- Problem description -
Repeat exactly the lines that run from the one containing "A signal passes" to the end of the data, and leave out all others.
--- Records shown Enclosed Below ---
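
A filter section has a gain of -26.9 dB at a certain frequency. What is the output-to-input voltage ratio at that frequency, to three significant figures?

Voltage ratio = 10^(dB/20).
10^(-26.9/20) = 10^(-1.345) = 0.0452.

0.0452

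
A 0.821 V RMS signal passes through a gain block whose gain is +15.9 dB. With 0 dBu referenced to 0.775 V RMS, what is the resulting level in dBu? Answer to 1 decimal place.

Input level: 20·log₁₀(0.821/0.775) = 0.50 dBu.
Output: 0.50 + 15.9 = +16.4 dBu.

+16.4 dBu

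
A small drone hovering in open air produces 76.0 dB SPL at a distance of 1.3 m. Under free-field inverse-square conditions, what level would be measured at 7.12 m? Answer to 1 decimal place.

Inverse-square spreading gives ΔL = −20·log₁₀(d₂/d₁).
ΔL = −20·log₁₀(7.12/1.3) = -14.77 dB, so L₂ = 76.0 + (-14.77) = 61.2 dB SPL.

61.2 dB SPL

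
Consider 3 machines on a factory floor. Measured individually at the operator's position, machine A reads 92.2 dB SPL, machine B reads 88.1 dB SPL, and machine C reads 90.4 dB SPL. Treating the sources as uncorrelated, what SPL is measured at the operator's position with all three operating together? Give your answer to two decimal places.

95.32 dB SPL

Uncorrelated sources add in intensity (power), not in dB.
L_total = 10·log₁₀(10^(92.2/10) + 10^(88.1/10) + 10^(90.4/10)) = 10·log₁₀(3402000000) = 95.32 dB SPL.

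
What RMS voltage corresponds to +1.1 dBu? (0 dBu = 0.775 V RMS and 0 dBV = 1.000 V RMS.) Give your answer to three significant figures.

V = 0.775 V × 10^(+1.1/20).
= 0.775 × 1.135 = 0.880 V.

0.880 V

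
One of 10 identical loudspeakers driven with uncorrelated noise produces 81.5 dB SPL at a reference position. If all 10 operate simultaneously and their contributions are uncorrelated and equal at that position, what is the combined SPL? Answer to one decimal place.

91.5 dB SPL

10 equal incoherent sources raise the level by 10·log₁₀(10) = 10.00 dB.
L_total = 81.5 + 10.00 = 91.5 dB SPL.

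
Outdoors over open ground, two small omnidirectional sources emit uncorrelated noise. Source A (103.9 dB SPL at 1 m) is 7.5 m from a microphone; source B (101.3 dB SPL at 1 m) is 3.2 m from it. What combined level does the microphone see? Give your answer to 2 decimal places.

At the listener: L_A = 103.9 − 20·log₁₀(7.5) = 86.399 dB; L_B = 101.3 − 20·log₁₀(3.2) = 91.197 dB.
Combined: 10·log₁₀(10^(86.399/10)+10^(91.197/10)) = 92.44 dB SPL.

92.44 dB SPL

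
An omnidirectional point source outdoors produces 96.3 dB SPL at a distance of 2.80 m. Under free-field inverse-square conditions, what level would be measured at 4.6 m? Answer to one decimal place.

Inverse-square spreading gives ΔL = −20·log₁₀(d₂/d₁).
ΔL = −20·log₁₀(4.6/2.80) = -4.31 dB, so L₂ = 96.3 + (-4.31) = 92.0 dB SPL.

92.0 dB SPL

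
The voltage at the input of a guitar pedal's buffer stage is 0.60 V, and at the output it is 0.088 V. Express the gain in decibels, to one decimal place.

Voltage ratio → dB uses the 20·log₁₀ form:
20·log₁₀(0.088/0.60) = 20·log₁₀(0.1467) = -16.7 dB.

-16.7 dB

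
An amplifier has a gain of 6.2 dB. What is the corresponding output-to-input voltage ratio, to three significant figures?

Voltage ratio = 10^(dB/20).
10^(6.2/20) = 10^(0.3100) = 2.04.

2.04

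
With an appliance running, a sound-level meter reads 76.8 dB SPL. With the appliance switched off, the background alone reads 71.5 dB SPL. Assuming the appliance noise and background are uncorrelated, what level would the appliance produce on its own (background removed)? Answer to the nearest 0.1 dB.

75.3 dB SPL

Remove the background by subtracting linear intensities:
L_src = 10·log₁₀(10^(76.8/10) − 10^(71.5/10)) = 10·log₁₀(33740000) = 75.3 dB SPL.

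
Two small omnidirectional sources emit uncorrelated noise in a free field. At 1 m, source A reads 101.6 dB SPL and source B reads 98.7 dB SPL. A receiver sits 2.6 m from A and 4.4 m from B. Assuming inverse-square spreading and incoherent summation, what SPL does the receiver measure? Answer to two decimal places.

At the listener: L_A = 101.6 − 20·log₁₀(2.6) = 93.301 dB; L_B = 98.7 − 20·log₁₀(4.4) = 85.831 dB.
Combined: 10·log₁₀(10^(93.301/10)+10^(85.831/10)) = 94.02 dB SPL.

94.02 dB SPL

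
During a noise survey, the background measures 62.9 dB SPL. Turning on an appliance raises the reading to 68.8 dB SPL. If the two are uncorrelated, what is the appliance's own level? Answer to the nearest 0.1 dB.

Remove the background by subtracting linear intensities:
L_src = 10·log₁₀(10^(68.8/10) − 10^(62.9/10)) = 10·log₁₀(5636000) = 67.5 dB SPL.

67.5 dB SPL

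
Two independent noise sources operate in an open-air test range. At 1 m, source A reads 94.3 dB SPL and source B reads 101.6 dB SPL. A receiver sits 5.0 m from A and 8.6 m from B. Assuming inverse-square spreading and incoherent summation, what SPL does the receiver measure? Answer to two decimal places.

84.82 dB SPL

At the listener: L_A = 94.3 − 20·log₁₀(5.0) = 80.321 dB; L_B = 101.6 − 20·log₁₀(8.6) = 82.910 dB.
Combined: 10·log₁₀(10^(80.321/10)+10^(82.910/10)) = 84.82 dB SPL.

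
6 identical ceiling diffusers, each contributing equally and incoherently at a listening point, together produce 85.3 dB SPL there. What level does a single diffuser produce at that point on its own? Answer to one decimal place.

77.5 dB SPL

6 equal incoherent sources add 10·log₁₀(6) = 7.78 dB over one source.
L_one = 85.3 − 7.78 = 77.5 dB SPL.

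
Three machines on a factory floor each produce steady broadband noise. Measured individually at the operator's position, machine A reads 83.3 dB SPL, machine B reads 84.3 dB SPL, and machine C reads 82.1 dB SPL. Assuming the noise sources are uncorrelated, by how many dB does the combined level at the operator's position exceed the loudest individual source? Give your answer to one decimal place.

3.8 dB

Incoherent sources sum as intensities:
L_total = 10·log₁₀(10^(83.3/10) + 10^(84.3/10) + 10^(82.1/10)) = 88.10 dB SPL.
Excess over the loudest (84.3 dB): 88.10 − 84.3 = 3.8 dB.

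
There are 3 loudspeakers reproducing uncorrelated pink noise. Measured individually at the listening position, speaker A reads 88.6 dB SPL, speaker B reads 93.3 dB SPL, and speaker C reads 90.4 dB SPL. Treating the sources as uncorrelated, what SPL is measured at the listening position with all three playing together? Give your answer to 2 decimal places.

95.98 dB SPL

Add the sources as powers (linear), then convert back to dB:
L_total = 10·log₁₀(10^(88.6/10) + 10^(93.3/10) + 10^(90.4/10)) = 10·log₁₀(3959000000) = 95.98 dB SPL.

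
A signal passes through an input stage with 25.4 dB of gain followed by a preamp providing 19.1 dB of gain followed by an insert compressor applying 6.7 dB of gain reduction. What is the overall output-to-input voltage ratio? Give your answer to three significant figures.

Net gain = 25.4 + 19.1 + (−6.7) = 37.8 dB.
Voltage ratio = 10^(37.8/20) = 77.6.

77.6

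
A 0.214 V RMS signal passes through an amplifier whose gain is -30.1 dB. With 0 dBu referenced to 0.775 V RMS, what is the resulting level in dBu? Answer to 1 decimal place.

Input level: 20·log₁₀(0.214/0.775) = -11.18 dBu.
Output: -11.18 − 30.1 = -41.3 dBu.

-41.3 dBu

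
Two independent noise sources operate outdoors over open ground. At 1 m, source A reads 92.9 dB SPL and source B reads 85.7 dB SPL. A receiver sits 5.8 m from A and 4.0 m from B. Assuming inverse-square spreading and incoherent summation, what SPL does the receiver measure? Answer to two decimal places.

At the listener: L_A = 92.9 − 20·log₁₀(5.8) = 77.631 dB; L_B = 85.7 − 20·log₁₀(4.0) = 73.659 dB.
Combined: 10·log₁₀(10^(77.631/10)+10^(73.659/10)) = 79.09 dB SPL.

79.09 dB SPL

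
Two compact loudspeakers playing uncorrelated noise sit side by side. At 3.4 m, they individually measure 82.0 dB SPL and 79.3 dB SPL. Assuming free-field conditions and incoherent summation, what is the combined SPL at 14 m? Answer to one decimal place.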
--- End of Enclosed Records shown ---
- Task answer -
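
A signal passes through an input stage with 25.4 dB of gain followed by a preamp providing 19.1 dB of gain followed by an insert compressor applying 6.7 dB of gain reduction. What is the overall output-to-input voltage ratio? Give your answer to three significant figures.

Net gain = 25.4 + 19.1 + (−6.7) = 37.8 dB.
Voltage ratio = 10^(37.8/20) = 77.6.

77.6

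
A 0.214 V RMS signal passes through an amplifier whose gain is -30.1 dB. With 0 dBu referenced to 0.775 V RMS, what is the resulting level in dBu? Answer to 1 decimal place.

Input level: 20·log₁₀(0.214/0.775) = -11.18 dBu.
Output: -11.18 − 30.1 = -41.3 dBu.

-41.3 dBu

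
Two independent noise sources operate outdoors over open ground. At 1 m, source A reads 92.9 dB SPL and source B reads 85.7 dB SPL. A receiver sits 5.8 m from A and 4.0 m from B. Assuming inverse-square spreading and incoherent summation, what SPL does the receiver measure? Answer to two decimal places.

At the listener: L_A = 92.9 − 20·log₁₀(5.8) = 77.631 dB; L_B = 85.7 − 20·log₁₀(4.0) = 73.659 dB.
Combined: 10·log₁₀(10^(77.631/10)+10^(73.659/10)) = 79.09 dB SPL.

79.09 dB SPL

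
Two compact loudspeakers playing uncorrelated noise sit side by side. At 3.4 m, they individually measure 82.0 dB SPL and 79.3 dB SPL. Assuming free-field conditions and incoherent summation, what is the combined SPL at 14 m? Answer to one decimal place.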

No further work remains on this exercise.